• _GOAL OF THE EXERCISE_
Repeat the data in full. No line may differ from the original.

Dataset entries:
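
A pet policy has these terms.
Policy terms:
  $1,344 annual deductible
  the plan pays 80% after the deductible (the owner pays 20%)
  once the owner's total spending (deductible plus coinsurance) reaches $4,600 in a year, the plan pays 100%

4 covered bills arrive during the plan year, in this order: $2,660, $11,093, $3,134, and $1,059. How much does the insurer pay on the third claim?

Claim 1 ($2,660): $1,344 to deductible, leaving $1,316; coinsurance $1,316 × 20% = $263.20. Owner owes $1,607.20 (running OOP $1,607.20). Insurer: $2,660 − $1,607.20 = $1,052.80.
Claim 2 ($11,093): 20% coinsurance on $11,093 = $2,218.60. Owner pays $2,218.60; OOP now $3,825.80. Insurer: $11,093 − $2,218.60 = $8,874.40.
Claim 3 ($3,134): deductible met; 20% of $3,134 = $626.80. Owner owes $626.80 (running OOP $4,452.60). Insurer: $3,134 − $626.80 = $2,507.20.

$2,507.20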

• _EXPECTED ANSWER_
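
A pet policy has these terms.
Policy terms:
  $1,344 annual deductible
  the plan pays 80% after the deductible (the owner pays 20%)
  once the owner's total spending (deductible plus coinsurance) reaches $4,600 in a year, the plan pays 100%

4 covered bills arrive during the plan year, in this order: $2,660, $11,093, $3,134, and $1,059. How much does the insurer pay on the third claim?

Claim 1 ($2,660): $1,344 to deductible, leaving $1,316; coinsurance $1,316 × 20% = $263.20. Owner owes $1,607.20 (running OOP $1,607.20). Insurer: $2,660 − $1,607.20 = $1,052.80.
Claim 2 ($11,093): 20% coinsurance on $11,093 = $2,218.60. Owner pays $2,218.60; OOP now $3,825.80. Insurer: $11,093 − $2,218.60 = $8,874.40.
Claim 3 ($3,134): deductible met; 20% of $3,134 = $626.80. Owner owes $626.80 (running OOP $4,452.60). Insurer: $3,134 − $626.80 = $2,507.20.

$2,507.20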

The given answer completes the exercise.